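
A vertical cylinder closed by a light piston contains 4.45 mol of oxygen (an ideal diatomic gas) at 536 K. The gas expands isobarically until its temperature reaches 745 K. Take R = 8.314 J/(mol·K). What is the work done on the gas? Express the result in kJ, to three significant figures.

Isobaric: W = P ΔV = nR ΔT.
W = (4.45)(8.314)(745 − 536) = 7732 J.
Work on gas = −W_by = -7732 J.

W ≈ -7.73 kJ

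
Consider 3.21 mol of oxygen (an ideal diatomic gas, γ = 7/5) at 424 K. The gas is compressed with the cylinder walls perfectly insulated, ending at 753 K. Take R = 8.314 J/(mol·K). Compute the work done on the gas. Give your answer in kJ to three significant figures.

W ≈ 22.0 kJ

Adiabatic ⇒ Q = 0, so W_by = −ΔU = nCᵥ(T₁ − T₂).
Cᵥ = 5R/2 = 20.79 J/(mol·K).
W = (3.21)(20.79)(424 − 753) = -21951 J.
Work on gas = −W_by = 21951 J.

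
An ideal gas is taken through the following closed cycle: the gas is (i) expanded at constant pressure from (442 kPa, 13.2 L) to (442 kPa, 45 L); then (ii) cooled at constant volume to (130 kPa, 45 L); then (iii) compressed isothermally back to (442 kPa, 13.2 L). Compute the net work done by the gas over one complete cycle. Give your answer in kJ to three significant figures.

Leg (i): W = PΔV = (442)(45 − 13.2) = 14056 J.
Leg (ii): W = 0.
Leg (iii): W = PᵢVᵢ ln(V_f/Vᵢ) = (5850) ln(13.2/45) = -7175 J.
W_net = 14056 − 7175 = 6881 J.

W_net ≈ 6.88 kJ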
---
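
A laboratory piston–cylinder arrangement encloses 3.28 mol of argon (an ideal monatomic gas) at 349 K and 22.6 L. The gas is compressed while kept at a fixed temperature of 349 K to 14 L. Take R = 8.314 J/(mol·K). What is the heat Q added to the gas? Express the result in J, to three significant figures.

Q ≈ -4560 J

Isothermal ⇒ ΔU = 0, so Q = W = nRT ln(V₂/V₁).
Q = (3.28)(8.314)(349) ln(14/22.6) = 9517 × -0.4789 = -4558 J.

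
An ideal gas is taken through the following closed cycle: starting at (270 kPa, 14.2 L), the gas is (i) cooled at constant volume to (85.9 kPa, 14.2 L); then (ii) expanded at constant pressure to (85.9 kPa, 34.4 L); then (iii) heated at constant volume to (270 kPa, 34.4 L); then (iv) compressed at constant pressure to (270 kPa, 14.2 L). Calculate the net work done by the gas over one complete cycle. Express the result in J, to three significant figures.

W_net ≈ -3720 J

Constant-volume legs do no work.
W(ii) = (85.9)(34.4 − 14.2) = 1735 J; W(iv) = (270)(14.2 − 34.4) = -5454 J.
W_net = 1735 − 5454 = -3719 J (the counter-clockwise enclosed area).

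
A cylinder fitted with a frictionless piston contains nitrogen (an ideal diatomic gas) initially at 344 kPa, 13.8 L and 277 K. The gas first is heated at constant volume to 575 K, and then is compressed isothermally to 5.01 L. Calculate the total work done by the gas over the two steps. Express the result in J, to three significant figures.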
==
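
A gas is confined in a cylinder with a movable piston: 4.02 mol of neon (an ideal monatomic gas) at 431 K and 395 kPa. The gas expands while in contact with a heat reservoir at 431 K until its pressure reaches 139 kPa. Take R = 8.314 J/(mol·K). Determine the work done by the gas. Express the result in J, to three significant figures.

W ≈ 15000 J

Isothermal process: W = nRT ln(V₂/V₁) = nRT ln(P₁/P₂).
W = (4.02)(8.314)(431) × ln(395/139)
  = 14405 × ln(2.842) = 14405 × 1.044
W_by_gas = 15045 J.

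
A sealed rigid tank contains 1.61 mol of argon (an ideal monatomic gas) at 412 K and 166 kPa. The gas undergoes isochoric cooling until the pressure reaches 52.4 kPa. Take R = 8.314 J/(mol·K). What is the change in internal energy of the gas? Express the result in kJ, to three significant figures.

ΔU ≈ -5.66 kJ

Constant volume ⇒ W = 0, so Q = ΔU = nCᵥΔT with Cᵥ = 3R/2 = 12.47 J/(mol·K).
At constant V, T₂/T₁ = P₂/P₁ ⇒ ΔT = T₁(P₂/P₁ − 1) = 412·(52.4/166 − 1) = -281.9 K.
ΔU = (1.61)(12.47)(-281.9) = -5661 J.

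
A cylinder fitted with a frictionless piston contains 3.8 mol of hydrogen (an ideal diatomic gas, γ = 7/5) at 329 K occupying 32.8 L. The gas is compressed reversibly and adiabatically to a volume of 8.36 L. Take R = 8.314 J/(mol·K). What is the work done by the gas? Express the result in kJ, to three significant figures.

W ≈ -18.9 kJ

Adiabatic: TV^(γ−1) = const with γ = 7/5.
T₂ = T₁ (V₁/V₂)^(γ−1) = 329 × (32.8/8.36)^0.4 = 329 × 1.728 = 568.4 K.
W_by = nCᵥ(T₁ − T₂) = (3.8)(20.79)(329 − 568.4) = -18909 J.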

# EXERCISE DESCRIPTION
All lines in the listing above from the line containing "closed cycle: starting" to the line containing "A cylinder fitted with a frictionless piston contains nitrogen", inclusive, should be retyped exactly; no other lines should appear.

# ANSWER BELOW
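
An ideal gas is taken through the following closed cycle: starting at (270 kPa, 14.2 L), the gas is (i) cooled at constant volume to (85.9 kPa, 14.2 L); then (ii) expanded at constant pressure to (85.9 kPa, 34.4 L); then (iii) heated at constant volume to (270 kPa, 34.4 L); then (iv) compressed at constant pressure to (270 kPa, 14.2 L). Calculate the net work done by the gas over one complete cycle. Express the result in J, to three significant figures.

W_net ≈ -3720 J

Constant-volume legs do no work.
W(ii) = (85.9)(34.4 − 14.2) = 1735 J; W(iv) = (270)(14.2 − 34.4) = -5454 J.
W_net = 1735 − 5454 = -3719 J (the counter-clockwise enclosed area).

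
A cylinder fitted with a frictionless piston contains nitrogen (an ideal diatomic gas) initially at 344 kPa, 13.8 L and 277 K. The gas first is heated at constant volume to 575 K, and then is compressed isothermally to 5.01 L. Calculate the total work done by the gas over the two steps. Express the result in J, to three significant figures.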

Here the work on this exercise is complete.